### The problem
What is needed is an exact copy of the data that follows.

##### Material provided

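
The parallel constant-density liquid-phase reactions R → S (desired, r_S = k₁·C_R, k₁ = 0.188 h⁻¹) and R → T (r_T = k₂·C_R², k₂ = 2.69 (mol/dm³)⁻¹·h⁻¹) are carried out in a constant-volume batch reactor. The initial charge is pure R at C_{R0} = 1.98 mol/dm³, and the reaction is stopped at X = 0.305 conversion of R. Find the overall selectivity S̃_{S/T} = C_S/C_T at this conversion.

0.0421

C_R = C_{R0}(1−X) = 1.376 mol/dm³.
Along a PFR/batch, dC_S/dC_R = −r_S/(r_S+r_T) = −k₁/(k₁+k₂·C_R).
Integrating from C_{R0} to C_R: C_S = (0.188/2.69)·ln[(0.188+2.69·1.98)/(0.188+2.69·1.38)] = 0.06989·ln(5.514/3.890) = 0.02439 mol/dm³.
C_T = (C_{R0}−C_R)−C_S = 0.5795 mol/dm³; S̃_{S/T} = 0.02439/0.5795 = 0.0421.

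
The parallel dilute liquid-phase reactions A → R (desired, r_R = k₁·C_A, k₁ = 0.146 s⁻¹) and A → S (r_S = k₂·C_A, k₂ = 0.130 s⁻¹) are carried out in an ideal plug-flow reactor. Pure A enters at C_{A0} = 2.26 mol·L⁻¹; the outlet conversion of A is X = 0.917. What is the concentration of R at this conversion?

C_A = C_{A0}(1−X) = 0.1876 mol·L⁻¹.
Both paths are first order in A, so the instantaneous fraction to R is constant: dC_R/d(−C_A) = k₁/(k₁+k₂) = 0.5290.
C_R = 0.5290·(C_{A0}−C_A) = 0.5290×2.072 = 1.10 mol·L⁻¹.

1.10 mol·L⁻¹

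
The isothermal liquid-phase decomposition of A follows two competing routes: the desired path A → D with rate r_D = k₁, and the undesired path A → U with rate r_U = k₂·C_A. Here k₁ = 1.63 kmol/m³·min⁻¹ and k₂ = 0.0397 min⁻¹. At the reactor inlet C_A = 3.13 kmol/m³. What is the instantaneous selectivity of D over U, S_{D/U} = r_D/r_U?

S_{D/U} = r_D/r_U = (k₁)/(k₂·C_A) = (k₁/k₂)·C_A⁻¹.
= (1.63) / (0.0397×3.130) = 1.630/0.1243 = 13.1.
The undesired path is higher order in A, so low C_A (CSTR or dilute feed) favours D.

13.1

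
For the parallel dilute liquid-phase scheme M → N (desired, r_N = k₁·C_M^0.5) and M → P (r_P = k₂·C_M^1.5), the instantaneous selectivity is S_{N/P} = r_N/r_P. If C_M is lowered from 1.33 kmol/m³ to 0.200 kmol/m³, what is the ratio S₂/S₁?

S_{N/P} = (k₁/k₂)·C_M⁻¹, so S₂/S₁ = (C_{M,2}/C_{M,1})⁻¹.
= 1.33/0.200 = 6.65.

6.65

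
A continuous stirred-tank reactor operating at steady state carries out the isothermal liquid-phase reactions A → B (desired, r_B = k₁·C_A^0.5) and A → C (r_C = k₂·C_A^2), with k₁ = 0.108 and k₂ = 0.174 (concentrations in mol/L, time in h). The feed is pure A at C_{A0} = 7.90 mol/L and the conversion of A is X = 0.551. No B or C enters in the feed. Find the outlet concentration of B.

0.370 mol/L

Exit C_A = C_{A0}(1−X) = 7.90×0.449 = 3.547 mol/L.
Rates in a CSTR are evaluated at the outlet concentration: r_B = 0.108×3.547^0.5 = 0.2034, r_C = 0.174×3.547^2 = 2.189.
Fraction of consumed A going to B: r_B/(r_B+r_C) = 0.08501.
C_B = 0.08501·C_{A0}·X = 0.08501×7.90×0.551 = 0.370 mol/L.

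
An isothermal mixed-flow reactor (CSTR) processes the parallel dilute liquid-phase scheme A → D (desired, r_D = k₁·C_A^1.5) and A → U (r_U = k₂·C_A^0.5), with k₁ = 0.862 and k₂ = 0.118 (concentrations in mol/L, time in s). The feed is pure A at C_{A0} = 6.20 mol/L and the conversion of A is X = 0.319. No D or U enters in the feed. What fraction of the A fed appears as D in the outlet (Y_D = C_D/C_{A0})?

0.309

Exit C_A = C_{A0}(1−X) = 6.20×0.681 = 4.222 mol/L.
A CSTR operates uniformly at the exit composition, giving r_D = 7.479 and r_U = 0.2425 (each k·C_A^n at C_A = 4.222).
Fraction of consumed A going to D: r_D/(r_D+r_U) = 0.9686.
C_D = 0.9686·C_{A0}·X = 0.9686×6.20×0.319 = 1.92 mol/L; Y_D = C_D/C_{A0} = 0.309.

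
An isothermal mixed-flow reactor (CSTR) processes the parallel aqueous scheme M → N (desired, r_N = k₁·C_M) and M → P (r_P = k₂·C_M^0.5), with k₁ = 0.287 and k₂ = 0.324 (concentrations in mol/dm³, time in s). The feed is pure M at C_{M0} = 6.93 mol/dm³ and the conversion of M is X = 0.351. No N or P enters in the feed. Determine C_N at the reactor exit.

Exit C_M = C_{M0}(1−X) = 6.93×0.649 = 4.498 mol/dm³.
In a CSTR the entire volume is at exit conditions, so r_N = 0.287×4.498 = 1.291 and r_P = 0.324×4.498^0.5 = 0.6871.
Fraction of consumed M going to N: r_N/(r_N+r_P) = 0.6526.
C_N = 0.6526·C_{M0}·X = 0.6526×6.93×0.351 = 1.59 mol/dm³.

1.59 mol/dm³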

##########

### Exercise result
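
The parallel constant-density liquid-phase reactions R → S (desired, r_S = k₁·C_R, k₁ = 0.188 h⁻¹) and R → T (r_T = k₂·C_R², k₂ = 2.69 (mol/dm³)⁻¹·h⁻¹) are carried out in a constant-volume batch reactor. The initial charge is pure R at C_{R0} = 1.98 mol/dm³, and the reaction is stopped at X = 0.305 conversion of R. Find the overall selectivity S̃_{S/T} = C_S/C_T at this conversion.

0.0421

C_R = C_{R0}(1−X) = 1.376 mol/dm³.
Along a PFR/batch, dC_S/dC_R = −r_S/(r_S+r_T) = −k₁/(k₁+k₂·C_R).
Integrating from C_{R0} to C_R: C_S = (0.188/2.69)·ln[(0.188+2.69·1.98)/(0.188+2.69·1.38)] = 0.06989·ln(5.514/3.890) = 0.02439 mol/dm³.
C_T = (C_{R0}−C_R)−C_S = 0.5795 mol/dm³; S̃_{S/T} = 0.02439/0.5795 = 0.0421.

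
The parallel dilute liquid-phase reactions A → R (desired, r_R = k₁·C_A, k₁ = 0.146 s⁻¹) and A → S (r_S = k₂·C_A, k₂ = 0.130 s⁻¹) are carried out in an ideal plug-flow reactor. Pure A enters at C_{A0} = 2.26 mol·L⁻¹; the outlet conversion of A is X = 0.917. What is the concentration of R at this conversion?

C_A = C_{A0}(1−X) = 0.1876 mol·L⁻¹.
Both paths are first order in A, so the instantaneous fraction to R is constant: dC_R/d(−C_A) = k₁/(k₁+k₂) = 0.5290.
C_R = 0.5290·(C_{A0}−C_A) = 0.5290×2.072 = 1.10 mol·L⁻¹.

1.10 mol·L⁻¹

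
The isothermal liquid-phase decomposition of A follows two competing routes: the desired path A → D with rate r_D = k₁, and the undesired path A → U with rate r_U = k₂·C_A. Here k₁ = 1.63 kmol/m³·min⁻¹ and k₂ = 0.0397 min⁻¹. At the reactor inlet C_A = 3.13 kmol/m³. What is the instantaneous selectivity of D over U, S_{D/U} = r_D/r_U?

S_{D/U} = r_D/r_U = (k₁)/(k₂·C_A) = (k₁/k₂)·C_A⁻¹.
= (1.63) / (0.0397×3.130) = 1.630/0.1243 = 13.1.
The undesired path is higher order in A, so low C_A (CSTR or dilute feed) favours D.

13.1

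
For the parallel dilute liquid-phase scheme M → N (desired, r_N = k₁·C_M^0.5) and M → P (r_P = k₂·C_M^1.5), the instantaneous selectivity is S_{N/P} = r_N/r_P. If C_M is lowered from 1.33 kmol/m³ to 0.200 kmol/m³, what is the ratio S₂/S₁?

S_{N/P} = (k₁/k₂)·C_M⁻¹, so S₂/S₁ = (C_{M,2}/C_{M,1})⁻¹.
= 1.33/0.200 = 6.65.

6.65

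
A continuous stirred-tank reactor operating at steady state carries out the isothermal liquid-phase reactions A → B (desired, r_B = k₁·C_A^0.5) and A → C (r_C = k₂·C_A^2), with k₁ = 0.108 and k₂ = 0.174 (concentrations in mol/L, time in h). The feed is pure A at C_{A0} = 7.90 mol/L and the conversion of A is X = 0.551. No B or C enters in the feed. Find the outlet concentration of B.

0.370 mol/L

Exit C_A = C_{A0}(1−X) = 7.90×0.449 = 3.547 mol/L.
Rates in a CSTR are evaluated at the outlet concentration: r_B = 0.108×3.547^0.5 = 0.2034, r_C = 0.174×3.547^2 = 2.189.
Fraction of consumed A going to B: r_B/(r_B+r_C) = 0.08501.
C_B = 0.08501·C_{A0}·X = 0.08501×7.90×0.551 = 0.370 mol/L.

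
An isothermal mixed-flow reactor (CSTR) processes the parallel dilute liquid-phase scheme A → D (desired, r_D = k₁·C_A^1.5) and A → U (r_U = k₂·C_A^0.5), with k₁ = 0.862 and k₂ = 0.118 (concentrations in mol/L, time in s). The feed is pure A at C_{A0} = 6.20 mol/L and the conversion of A is X = 0.319. No D or U enters in the feed. What fraction of the A fed appears as D in the outlet (Y_D = C_D/C_{A0})?

0.309

Exit C_A = C_{A0}(1−X) = 6.20×0.681 = 4.222 mol/L.
A CSTR operates uniformly at the exit composition, giving r_D = 7.479 and r_U = 0.2425 (each k·C_A^n at C_A = 4.222).
Fraction of consumed A going to D: r_D/(r_D+r_U) = 0.9686.
C_D = 0.9686·C_{A0}·X = 0.9686×6.20×0.319 = 1.92 mol/L; Y_D = C_D/C_{A0} = 0.309.

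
An isothermal mixed-flow reactor (CSTR) processes the parallel aqueous scheme M → N (desired, r_N = k₁·C_M) and M → P (r_P = k₂·C_M^0.5), with k₁ = 0.287 and k₂ = 0.324 (concentrations in mol/dm³, time in s). The feed is pure M at C_{M0} = 6.93 mol/dm³ and the conversion of M is X = 0.351. No N or P enters in the feed. Determine C_N at the reactor exit.

Exit C_M = C_{M0}(1−X) = 6.93×0.649 = 4.498 mol/dm³.
In a CSTR the entire volume is at exit conditions, so r_N = 0.287×4.498 = 1.291 and r_P = 0.324×4.498^0.5 = 0.6871.
Fraction of consumed M going to N: r_N/(r_N+r_P) = 0.6526.
C_N = 0.6526·C_{M0}·X = 0.6526×6.93×0.351 = 1.59 mol/dm³.

1.59 mol/dm³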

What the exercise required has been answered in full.